Exercise brief: In the data below, find every line with the word "Consider" and copy it out.

(Stored data)
"""

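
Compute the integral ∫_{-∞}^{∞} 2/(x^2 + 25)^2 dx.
Let f(z) = 2/(z^2 + 25)^2. The denominator has no real zeros and deg Q - deg P = 4 ≥ 2, so the integral of f over the upper semicircle |z| = R tends to 0 as R → ∞. Closing the contour in the upper half-plane,
  ∫_{-∞}^{∞} f(x) dx = 2πi · Σ Res(f, z_k)  over the poles with Im z_k > 0.

Zeros of the denominator: z^2 + 25 = 0 gives z = ±5*I.
Upper half-plane: z = 5*I (a pole of order 2).

Write f(z) = g(z)/(z - 5*I)^2 with g(z) = 2/(z + 5*I)^2. For a double pole, Res(f, z₀) = g'(z₀):
  g'(z) = -4/(z + 5*I)^3
  Res(f, 5*I) = g'(5*I) = -I/250

∫_{-∞}^{∞} f(x) dx = 2πi · (-I/250) = pi/125

Final answer: pi/125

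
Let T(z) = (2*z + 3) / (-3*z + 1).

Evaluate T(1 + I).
-16/13 + 11*I/13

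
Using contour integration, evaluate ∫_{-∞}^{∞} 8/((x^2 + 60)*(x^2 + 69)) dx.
Let f(z) = 8/((z^2 + 60)*(z^2 + 69)). The denominator has no real zeros and deg Q - deg P = 4 ≥ 2, so the integral of f over the upper semicircle |z| = R tends to 0 as R → ∞. Closing the contour in the upper half-plane,
  ∫_{-∞}^{∞} f(x) dx = 2πi · Σ Res(f, z_k)  over the poles with Im z_k > 0.

Zeros of the denominator: z^2 + 60 = 0 gives z = ±2*sqrt(15)*I; z^2 + 69 = 0 gives z = ±sqrt(69)*I.
Upper half-plane: z = 2*sqrt(15)*I, z = sqrt(69)*I (simple).

Each pole is a simple zero of Q(z) = z^4 + 129*z^2 + 4140, so Res(f, z₀) = P(z₀)/Q'(z₀) with P(z) = 8, Q'(z) = 4*z^3 + 258*z:
  Res(f, 2*sqrt(15)*I) = (8)/(36*sqrt(15)*I) = -2*sqrt(15)*I/135
  Res(f, sqrt(69)*I) = (8)/(-18*sqrt(69)*I) = 4*sqrt(69)*I/621

Sum of residues: 2*I*(-23*sqrt(15) + 10*sqrt(69))/3105
∫_{-∞}^{∞} f(x) dx = 2πi · (2*I*(-23*sqrt(15) + 10*sqrt(69))/3105) = 4*pi*(-10*sqrt(69) + 23*sqrt(15))/3105

Final answer: 4*pi*(-10*sqrt(69) + 23*sqrt(15))/3105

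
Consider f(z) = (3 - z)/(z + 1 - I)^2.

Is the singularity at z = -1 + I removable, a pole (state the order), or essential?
pole of order 2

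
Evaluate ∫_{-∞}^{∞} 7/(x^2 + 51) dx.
7*sqrt(51)*pi/51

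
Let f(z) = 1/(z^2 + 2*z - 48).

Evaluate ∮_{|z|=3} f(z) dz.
By the residue theorem, ∮_C f(z) dz = 2πi · (sum of the residues of f at the poles inside |z| = 3).

The denominator factors as (z - 6)*(z + 8), so the singularities of f are simple poles at z = 6, z = -8.
  |6|² = 36 > 9 = 3², so this pole is outside the contour.
  |-8|² = 64 > 9 = 3², so this pole is outside the contour.

No pole lies inside the contour, so f is analytic on and inside C and the integral is 0 (Cauchy's theorem).

Final answer: 0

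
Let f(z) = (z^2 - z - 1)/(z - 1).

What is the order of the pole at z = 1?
1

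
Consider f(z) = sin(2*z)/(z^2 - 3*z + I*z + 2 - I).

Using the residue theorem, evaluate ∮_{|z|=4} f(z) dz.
By the residue theorem, ∮_C f(z) dz = 2πi · (sum of the residues of f at the poles inside |z| = 4).

The denominator factors as (z - 2 + I)*(z - 1), so the singularities of f are simple poles at z = 2 - I, z = 1.
  |2 - I|² = 5 < 16 = 4², so this pole is inside the contour.
  |1|² = 1 < 16 = 4², so this pole is inside the contour.

With P(z) = sin(2*z) and Q(z) = z^2 - 3*z + I*z + 2 - I, each pole is simple, so Res(f, z₀) = P(z₀)/Q'(z₀) with Q'(z) = 2*z - 3 + I.
  Res(f, 2 - I) = P(2 - I)/Q'(2 - I) = (sin(4 - 2*I))/(1 - I) = (1/2 + I/2)*sin(4 - 2*I)
  Res(f, 1) = P(1)/Q'(1) = (sin(2))/(-1 + I) = (-1/2 - I/2)*sin(2)

Sum of residues inside C: (-1/2 - I/2)*sin(2) + (1/2 + I/2)*sin(4 - 2*I)
∮_C f(z) dz = 2πi · ((-1/2 - I/2)*sin(2) + (1/2 + I/2)*sin(4 - 2*I)) = pi*(-1 + I)*sin(4 - 2*I) + pi*(1 - I)*sin(2)

Final answer: pi*(-1 + I)*sin(4 - 2*I) + pi*(1 - I)*sin(2)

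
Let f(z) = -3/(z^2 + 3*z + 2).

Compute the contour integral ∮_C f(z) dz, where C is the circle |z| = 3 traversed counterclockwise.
By the residue theorem, ∮_C f(z) dz = 2πi · (sum of the residues of f at the poles inside |z| = 3).

The denominator factors as (z + 2)*(z + 1), so the singularities of f are simple poles at z = -2, z = -1.
  |-2|² = 4 < 9 = 3², so this pole is inside the contour.
  |-1|² = 1 < 9 = 3², so this pole is inside the contour.

With P(z) = -3 and Q(z) = z^2 + 3*z + 2, each pole is simple, so Res(f, z₀) = P(z₀)/Q'(z₀) with Q'(z) = 2*z + 3.
  Res(f, -2) = P(-2)/Q'(-2) = (-3)/(-1) = 3
  Res(f, -1) = P(-1)/Q'(-1) = (-3)/(1) = -3

Sum of residues inside C: 0
∮_C f(z) dz = 2πi · (0) = 0

Final answer: 0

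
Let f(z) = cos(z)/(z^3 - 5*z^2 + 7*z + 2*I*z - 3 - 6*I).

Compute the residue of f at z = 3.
Write f(z) = P(z)/Q(z) with P(z) = cos(z) and Q(z) = z^3 - 5*z^2 + 7*z + 2*I*z - 3 - 6*I.
The denominator factors as Q(z) = (z - 2 + I)*(z - I)*(z - 3), so z = 3 is a simple zero of Q and P is analytic there; z = 3 is therefore a simple pole and
  Res(f, z₀) = P(z₀)/Q'(z₀).

Q'(z) = 3*z^2 - 10*z + 7 + 2*I, so Q'(3) = 4 + 2*I.
P(3) = cos(3).

Res(f, 3) = (cos(3))/(4 + 2*I) = (1/5 - I/10)*cos(3)

Final answer: (1/5 - I/10)*cos(3)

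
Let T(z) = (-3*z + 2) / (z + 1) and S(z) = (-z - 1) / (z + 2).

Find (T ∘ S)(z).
(T ∘ S)(z) = T(S(z)) = ((-3)*S(z) + (2))/((1)*S(z) + (1)). Multiply numerator and denominator by z + 2:
  numerator:   (-3)*(-z - 1) + (2)*(z + 2) = 5*z + 7
  denominator: (1)*(-z - 1) + (1)*(z + 2) = 1
(T ∘ S)(z) = 5*z + 7

Final answer: 5*z + 7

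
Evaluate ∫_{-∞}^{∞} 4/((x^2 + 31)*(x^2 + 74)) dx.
Let f(z) = 4/((z^2 + 31)*(z^2 + 74)). The denominator has no real zeros and deg Q - deg P = 4 ≥ 2, so the integral of f over the upper semicircle |z| = R tends to 0 as R → ∞. Closing the contour in the upper half-plane,
  ∫_{-∞}^{∞} f(x) dx = 2πi · Σ Res(f, z_k)  over the poles with Im z_k > 0.

Zeros of the denominator: z^2 + 74 = 0 gives z = ±sqrt(74)*I; z^2 + 31 = 0 gives z = ±sqrt(31)*I.
Upper half-plane: z = sqrt(31)*I, z = sqrt(74)*I (simple).

Each pole is a simple zero of Q(z) = z^4 + 105*z^2 + 2294, so Res(f, z₀) = P(z₀)/Q'(z₀) with P(z) = 4, Q'(z) = 4*z^3 + 210*z:
  Res(f, sqrt(31)*I) = (4)/(86*sqrt(31)*I) = -2*sqrt(31)*I/1333
  Res(f, sqrt(74)*I) = (4)/(-86*sqrt(74)*I) = sqrt(74)*I/1591

Sum of residues: I*(-74*sqrt(31) + 31*sqrt(74))/49321
∫_{-∞}^{∞} f(x) dx = 2πi · (I*(-74*sqrt(31) + 31*sqrt(74))/49321) = 2*pi*(-31*sqrt(74) + 74*sqrt(31))/49321

Final answer: 2*pi*(-31*sqrt(74) + 74*sqrt(31))/49321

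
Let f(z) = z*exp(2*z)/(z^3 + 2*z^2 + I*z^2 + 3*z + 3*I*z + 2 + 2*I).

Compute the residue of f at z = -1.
Write f(z) = P(z)/Q(z) with P(z) = z*exp(2*z) and Q(z) = z^3 + 2*z^2 + I*z^2 + 3*z + 3*I*z + 2 + 2*I.
The denominator factors as Q(z) = (z + 1 - I)*(z + 2*I)*(z + 1), so z = -1 is a simple zero of Q and P is analytic there; z = -1 is therefore a simple pole and
  Res(f, z₀) = P(z₀)/Q'(z₀).

Q'(z) = 3*z^2 + 4*z + 2*I*z + 3 + 3*I, so Q'(-1) = 2 + I.
P(-1) = -exp(-2).

Res(f, -1) = (-exp(-2))/(2 + I) = (-2/5 + I/5)*exp(-2)

Final answer: (-2/5 + I/5)*exp(-2)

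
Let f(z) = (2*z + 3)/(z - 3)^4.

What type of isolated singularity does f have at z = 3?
Write f(z) = g(z)/(z - 3)^4 with g(z) = 2*z + 3.
g is entire and g(3) = 9 ≠ 0, so no factor of (z - 3) cancels: the Laurent expansion of f about z = 3 starts at the power -4, i.e. lim_{z→z₀} (z - z₀)^4 f(z) = 9 is finite and nonzero.
So z = 3 is a pole of order 4.

Final answer: pole of order 4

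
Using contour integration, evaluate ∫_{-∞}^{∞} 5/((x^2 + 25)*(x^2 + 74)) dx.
Let f(z) = 5/((z^2 + 25)*(z^2 + 74)). The denominator has no real zeros and deg Q - deg P = 4 ≥ 2, so the integral of f over the upper semicircle |z| = R tends to 0 as R → ∞. Closing the contour in the upper half-plane,
  ∫_{-∞}^{∞} f(x) dx = 2πi · Σ Res(f, z_k)  over the poles with Im z_k > 0.

Zeros of the denominator: z^2 + 74 = 0 gives z = ±sqrt(74)*I; z^2 + 25 = 0 gives z = ±5*I.
Upper half-plane: z = 5*I, z = sqrt(74)*I (simple).

Each pole is a simple zero of Q(z) = z^4 + 99*z^2 + 1850, so Res(f, z₀) = P(z₀)/Q'(z₀) with P(z) = 5, Q'(z) = 4*z^3 + 198*z:
  Res(f, 5*I) = (5)/(490*I) = -I/98
  Res(f, sqrt(74)*I) = (5)/(-98*sqrt(74)*I) = 5*sqrt(74)*I/7252

Sum of residues: I*(-74 + 5*sqrt(74))/7252
∫_{-∞}^{∞} f(x) dx = 2πi · (I*(-74 + 5*sqrt(74))/7252) = pi*(74 - 5*sqrt(74))/3626

Final answer: pi*(74 - 5*sqrt(74))/3626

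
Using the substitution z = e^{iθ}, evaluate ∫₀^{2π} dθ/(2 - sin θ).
Call the integral J. The integrand is 2π-periodic and we integrate over a full period, so shifting θ does not change the value (θ → θ + π/2 turns sin θ into cos θ; θ → θ + π flips the sign of the trig term). Hence
  J = ∫₀^{2π} dθ/(2 + cos θ).
Put z = e^{iθ}: then cos θ = (z + 1/z)/2, dθ = dz/(iz), and z runs once counterclockwise around |z| = 1:
  J = ∮_{|z|=1} 1/(2 + (z + 1/z)/2) · dz/(iz) = (2/i) ∮_{|z|=1} dz/(z^2 + 4*z + 1).
The roots of z^2 + 4*z + 1 are z = (-2 ± sqrt(2^2 - 1^2)), with sqrt(3) = sqrt(3); their product is 1, so only z₊ = -2 + sqrt(3) lies inside the unit circle (z₋ = -2 - sqrt(3) lies outside).
z₊ is a simple zero of q(z) = z^2 + 4*z + 1, so Res(1/q, z₊) = 1/q'(z₊) with q'(z) = 2*z + 4; and q'(z₊) = (z₊ - z₋) = 2*sqrt(3).
Therefore J = (2/i) · 2πi · 1/(2*sqrt(3)) = 2*pi/(sqrt(3)) = 2*sqrt(3)*pi/3

Final answer: 2*sqrt(3)*pi/3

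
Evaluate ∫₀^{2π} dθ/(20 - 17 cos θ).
Call the integral J. The integrand is 2π-periodic and we integrate over a full period, so shifting θ does not change the value (θ → θ + π flips the sign of the trig term). Hence
  J = ∫₀^{2π} dθ/(20 + 17 cos θ).
Put z = e^{iθ}: then cos θ = (z + 1/z)/2, dθ = dz/(iz), and z runs once counterclockwise around |z| = 1:
  J = ∮_{|z|=1} 1/(20 + 17*(z + 1/z)/2) · dz/(iz) = (2/i) ∮_{|z|=1} dz/(17*z^2 + 40*z + 17).
The roots of 17*z^2 + 40*z + 17 are z = (-20 ± sqrt(20^2 - 17^2))/17, with sqrt(111) = sqrt(111); their product is 1, so only z₊ = -20/17 + sqrt(111)/17 lies inside the unit circle (z₋ = -20/17 - sqrt(111)/17 lies outside).
z₊ is a simple zero of q(z) = 17*z^2 + 40*z + 17, so Res(1/q, z₊) = 1/q'(z₊) with q'(z) = 34*z + 40; and q'(z₊) = 17*(z₊ - z₋) = 2*sqrt(111).
Therefore J = (2/i) · 2πi · 1/(2*sqrt(111)) = 2*pi/(sqrt(111)) = 2*sqrt(111)*pi/111

Final answer: 2*sqrt(111)*pi/111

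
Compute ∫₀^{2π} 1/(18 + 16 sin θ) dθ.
sqrt(17)*pi/17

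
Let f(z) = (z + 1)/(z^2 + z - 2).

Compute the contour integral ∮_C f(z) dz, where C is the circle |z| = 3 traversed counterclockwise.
By the residue theorem, ∮_C f(z) dz = 2πi · (sum of the residues of f at the poles inside |z| = 3).

The denominator factors as (z - 1)*(z + 2), so the singularities of f are simple poles at z = 1, z = -2.
  |1|² = 1 < 9 = 3², so this pole is inside the contour.
  |-2|² = 4 < 9 = 3², so this pole is inside the contour.

With P(z) = z + 1 and Q(z) = z^2 + z - 2, each pole is simple, so Res(f, z₀) = P(z₀)/Q'(z₀) with Q'(z) = 2*z + 1.
  Res(f, 1) = P(1)/Q'(1) = (2)/(3) = 2/3
  Res(f, -2) = P(-2)/Q'(-2) = (-1)/(-3) = 1/3

Sum of residues inside C: 1
∮_C f(z) dz = 2πi · (1) = 2*I*pi

Final answer: 2*I*pi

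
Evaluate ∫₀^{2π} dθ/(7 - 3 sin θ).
Call the integral J. The integrand is 2π-periodic and we integrate over a full period, so shifting θ does not change the value (θ → θ + π/2 turns sin θ into cos θ; θ → θ + π flips the sign of the trig term). Hence
  J = ∫₀^{2π} dθ/(7 + 3 cos θ).
Put z = e^{iθ}: then cos θ = (z + 1/z)/2, dθ = dz/(iz), and z runs once counterclockwise around |z| = 1:
  J = ∮_{|z|=1} 1/(7 + 3*(z + 1/z)/2) · dz/(iz) = (2/i) ∮_{|z|=1} dz/(3*z^2 + 14*z + 3).
The roots of 3*z^2 + 14*z + 3 are z = (-7 ± sqrt(7^2 - 3^2))/3, with sqrt(40) = 2*sqrt(10); their product is 1, so only z₊ = -7/3 + 2*sqrt(10)/3 lies inside the unit circle (z₋ = -7/3 - 2*sqrt(10)/3 lies outside).
z₊ is a simple zero of q(z) = 3*z^2 + 14*z + 3, so Res(1/q, z₊) = 1/q'(z₊) with q'(z) = 6*z + 14; and q'(z₊) = 3*(z₊ - z₋) = 4*sqrt(10).
Therefore J = (2/i) · 2πi · 1/(4*sqrt(10)) = 2*pi/(2*sqrt(10)) = sqrt(10)*pi/10

Final answer: sqrt(10)*pi/10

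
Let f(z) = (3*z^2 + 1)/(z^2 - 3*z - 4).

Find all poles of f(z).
The singularities of f are the zeros of the denominator. Factoring,
  z^2 - 3*z - 4 = (z - 4)*(z + 1)
so the candidates are z = 4, z = -1.

Check the numerator P(z) = 3*z^2 + 1 at each one:
  P(4) = 49 ≠ 0, so z = 4 is a (simple) pole.
  P(-1) = 4 ≠ 0, so z = -1 is a (simple) pole.

Poles of f: {-1, 4}

Final answer: {-1, 4}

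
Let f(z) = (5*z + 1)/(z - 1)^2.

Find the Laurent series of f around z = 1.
Put w = z - (1), i.e. z = w + 1. The denominator is w^2, so it suffices to rewrite the numerator in powers of w.

P(z) = 5*z + 1
P(w + 1) = 6 + 5*w

Dividing each term by w^2:
  f = 6/w^2 + 5/w

Substituting back w = z - 1:
  f(z) = 6/(z - 1)^2 + 5/(z - 1)

The series is finite because the numerator is a polynomial; the negative powers form the principal part, and the coefficient of 1/(z - 1) gives Res(f, 1) = 5.

Final answer: 6/(z - 1)^2 + 5/(z - 1)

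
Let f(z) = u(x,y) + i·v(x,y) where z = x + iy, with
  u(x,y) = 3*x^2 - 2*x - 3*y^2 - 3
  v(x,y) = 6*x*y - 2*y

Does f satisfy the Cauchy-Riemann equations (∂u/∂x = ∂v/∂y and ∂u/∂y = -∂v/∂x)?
∂u/∂x = 6*x - 2
∂v/∂y = 6*x - 2
∂u/∂y = -6*y
∂v/∂x = 6*y
∂u/∂x = ∂v/∂y and ∂u/∂y = -∂v/∂x hold identically; f is analytic.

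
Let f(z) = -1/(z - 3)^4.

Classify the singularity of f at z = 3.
pole of order 4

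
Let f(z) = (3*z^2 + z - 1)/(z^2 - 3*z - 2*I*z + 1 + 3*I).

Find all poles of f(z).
The singularities of f are the zeros of the denominator. Factoring,
  z^2 - 3*z - 2*I*z + 1 + 3*I = (z - 1 - I)*(z - 2 - I)
so the candidates are z = 1 + I, z = 2 + I.

Check the numerator P(z) = 3*z^2 + z - 1 at each one:
  P(1 + I) = 7*I ≠ 0, so z = 1 + I is a (simple) pole.
  P(2 + I) = 10 + 13*I ≠ 0, so z = 2 + I is a (simple) pole.

Poles of f: {1 + I, 2 + I}

Final answer: {1 + I, 2 + I}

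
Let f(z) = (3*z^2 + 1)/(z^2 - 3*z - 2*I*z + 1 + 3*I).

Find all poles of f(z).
{1 + I, 2 + I}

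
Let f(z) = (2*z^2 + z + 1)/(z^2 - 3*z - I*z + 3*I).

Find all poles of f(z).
The singularities of f are the zeros of the denominator. Factoring,
  z^2 - 3*z - I*z + 3*I = (z - I)*(z - 3)
so the candidates are z = I, z = 3.

Check the numerator P(z) = 2*z^2 + z + 1 at each one:
  P(I) = -1 + I ≠ 0, so z = I is a (simple) pole.
  P(3) = 22 ≠ 0, so z = 3 is a (simple) pole.

Poles of f: {I, 3}

Final answer: {I, 3}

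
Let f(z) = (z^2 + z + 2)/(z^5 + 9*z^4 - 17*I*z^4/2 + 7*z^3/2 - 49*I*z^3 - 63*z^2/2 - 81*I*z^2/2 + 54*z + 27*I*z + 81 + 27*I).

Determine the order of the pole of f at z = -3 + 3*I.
Factor the denominator:
  z^5 + 9*z^4 - 17*I*z^4/2 + 7*z^3/2 - 49*I*z^3 - 63*z^2/2 - 81*I*z^2/2 + 54*z + 27*I*z + 81 + 27*I = (z + 3 - 3*I)^3*(z + 1)*(z - 1 + I/2)

The numerator P(z) = z^2 + z + 2 has P(-3 + 3*I) = -1 - 15*I ≠ 0, so no factor of (z + 3 - 3*I) cancels.
Near z = -3 + 3*I we can therefore write f(z) = g(z)/(z + 3 - 3*I)^3 with g analytic at -3 + 3*I and g(-3 + 3*I) ≠ 0 (g is the numerator divided by the remaining denominator factors).

Hence z = -3 + 3*I is a pole of order 3.

Final answer: 3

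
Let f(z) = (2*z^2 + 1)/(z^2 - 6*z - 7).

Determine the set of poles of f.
{-1, 7}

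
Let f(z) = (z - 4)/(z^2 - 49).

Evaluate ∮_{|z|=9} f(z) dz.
By the residue theorem, ∮_C f(z) dz = 2πi · (sum of the residues of f at the poles inside |z| = 9).

The denominator factors as (z + 7)*(z - 7), so the singularities of f are simple poles at z = -7, z = 7.
  |-7|² = 49 < 81 = 9², so this pole is inside the contour.
  |7|² = 49 < 81 = 9², so this pole is inside the contour.

With P(z) = z - 4 and Q(z) = z^2 - 49, each pole is simple, so Res(f, z₀) = P(z₀)/Q'(z₀) with Q'(z) = 2*z.
  Res(f, -7) = P(-7)/Q'(-7) = (-11)/(-14) = 11/14
  Res(f, 7) = P(7)/Q'(7) = (3)/(14) = 3/14

Sum of residues inside C: 1
∮_C f(z) dz = 2πi · (1) = 2*I*pi

Final answer: 2*I*pi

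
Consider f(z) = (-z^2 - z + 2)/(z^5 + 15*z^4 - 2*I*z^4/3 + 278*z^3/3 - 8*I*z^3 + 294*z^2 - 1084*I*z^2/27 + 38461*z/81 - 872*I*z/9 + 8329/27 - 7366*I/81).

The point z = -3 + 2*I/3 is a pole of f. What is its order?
Factor the denominator:
  z^5 + 15*z^4 - 2*I*z^4/3 + 278*z^3/3 - 8*I*z^3 + 294*z^2 - 1084*I*z^2/27 + 38461*z/81 - 872*I*z/9 + 8329/27 - 7366*I/81 = (z + 3 - 2*I/3)^4*(z + 3 + 2*I)

The numerator P(z) = -z^2 - z + 2 has P(-3 + 2*I/3) = -32/9 + 10*I/3 ≠ 0, so no factor of (z + 3 - 2*I/3) cancels.
Near z = -3 + 2*I/3 we can therefore write f(z) = g(z)/(z + 3 - 2*I/3)^4 with g analytic at -3 + 2*I/3 and g(-3 + 2*I/3) ≠ 0 (g is the numerator divided by the remaining denominator factors).

Hence z = -3 + 2*I/3 is a pole of order 4.

Final answer: 4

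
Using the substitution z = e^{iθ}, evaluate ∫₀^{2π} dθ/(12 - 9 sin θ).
Call the integral J. The integrand is 2π-periodic and we integrate over a full period, so shifting θ does not change the value (θ → θ + π/2 turns sin θ into cos θ; θ → θ + π flips the sign of the trig term). Hence
  J = ∫₀^{2π} dθ/(12 + 9 cos θ).
Put z = e^{iθ}: then cos θ = (z + 1/z)/2, dθ = dz/(iz), and z runs once counterclockwise around |z| = 1:
  J = ∮_{|z|=1} 1/(12 + 9*(z + 1/z)/2) · dz/(iz) = (2/i) ∮_{|z|=1} dz/(9*z^2 + 24*z + 9).
The roots of 9*z^2 + 24*z + 9 are z = (-12 ± sqrt(12^2 - 9^2))/9, with sqrt(63) = 3*sqrt(7); their product is 1, so only z₊ = -4/3 + sqrt(7)/3 lies inside the unit circle (z₋ = -4/3 - sqrt(7)/3 lies outside).
z₊ is a simple zero of q(z) = 9*z^2 + 24*z + 9, so Res(1/q, z₊) = 1/q'(z₊) with q'(z) = 18*z + 24; and q'(z₊) = 9*(z₊ - z₋) = 6*sqrt(7).
Therefore J = (2/i) · 2πi · 1/(6*sqrt(7)) = 2*pi/(3*sqrt(7)) = 2*sqrt(7)*pi/21

Final answer: 2*sqrt(7)*pi/21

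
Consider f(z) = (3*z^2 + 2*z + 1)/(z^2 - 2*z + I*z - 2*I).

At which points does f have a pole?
{-I, 2}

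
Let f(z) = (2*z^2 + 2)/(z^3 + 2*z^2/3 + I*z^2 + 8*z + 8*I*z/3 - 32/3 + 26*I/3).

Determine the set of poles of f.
The singularities of f are the zeros of the denominator. Factoring,
  z^3 + 2*z^2/3 + I*z^2 + 8*z + 8*I*z/3 - 32/3 + 26*I/3 = (z + 1 - 3*I)*(z - 1 + I)*(z + 2/3 + 3*I)
so the candidates are z = -1 + 3*I, z = 1 - I, z = -2/3 - 3*I.

Check the numerator P(z) = 2*z^2 + 2 at each one:
  P(-1 + 3*I) = -14 - 12*I ≠ 0, so z = -1 + 3*I is a (simple) pole.
  P(1 - I) = 2 - 4*I ≠ 0, so z = 1 - I is a (simple) pole.
  P(-2/3 - 3*I) = -136/9 + 8*I ≠ 0, so z = -2/3 - 3*I is a (simple) pole.

Poles of f: {-1 + 3*I, -2/3 - 3*I, 1 - I}

Final answer: {-1 + 3*I, -2/3 - 3*I, 1 - I}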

"""

Exercise output:
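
Consider f(z) = (3 - z)/(z + 1 - I)^2.
Consider f(z) = sin(2*z)/(z^2 - 3*z + I*z + 2 - I).
Consider f(z) = (-z^2 - z + 2)/(z^5 + 15*z^4 - 2*I*z^4/3 + 278*z^3/3 - 8*I*z^3 + 294*z^2 - 1084*I*z^2/27 + 38461*z/81 - 872*I*z/9 + 8329/27 - 7366*I/81).
Consider f(z) = (3*z^2 + 2*z + 1)/(z^2 - 2*z + I*z - 2*I).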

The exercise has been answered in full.